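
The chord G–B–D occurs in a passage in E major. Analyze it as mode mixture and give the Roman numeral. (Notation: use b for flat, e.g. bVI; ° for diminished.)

G is the lowered form of scale degree 3 in E major (the diatonic degree 3 is G#). The diatonic chord on degree 3 would be G#m (iii), but G–B–D is the major chord from E minor. As a borrowed chord it is labeled bIII.

bIII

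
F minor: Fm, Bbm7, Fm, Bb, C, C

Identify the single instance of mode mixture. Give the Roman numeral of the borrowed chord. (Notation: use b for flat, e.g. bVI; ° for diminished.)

F minor has the diatonic set Fm, Gdim, Ab, Bbm, C, Db, Eb (with V from harmonic minor). Of the given chords, Fm, Bbm7 and C are diatonic. Bb (Bb–D–F) doesn't fit — on degree 4 F minor would have Bbm (iv). Bb is the degree-4 chord of F major, so it is the borrowed IV.

IV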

-- What you are asked to do --
Word for word, copy out the records.

-- Completed exercise --
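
The chord G–B–D occurs in a passage in E major. Analyze it as mode mixture and give the Roman numeral. (Notation: use b for flat, e.g. bVI; ° for diminished.)

G is the lowered form of scale degree 3 in E major (the diatonic degree 3 is G#). The diatonic chord on degree 3 would be G#m (iii), but G–B–D is the major chord from E minor. As a borrowed chord it is labeled bIII.

bIII

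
F minor: Fm, Bbm7, Fm, Bb, C, C

Identify the single instance of mode mixture. Give the Roman numeral of the borrowed chord. (Notation: use b for flat, e.g. bVI; ° for diminished.)

F minor has the diatonic set Fm, Gdim, Ab, Bbm, C, Db, Eb (with V from harmonic minor). Of the given chords, Fm, Bbm7 and C are diatonic. Bb (Bb–D–F) doesn't fit — on degree 4 F minor would have Bbm (iv). Bb is the degree-4 chord of F major, so it is the borrowed IV.

IV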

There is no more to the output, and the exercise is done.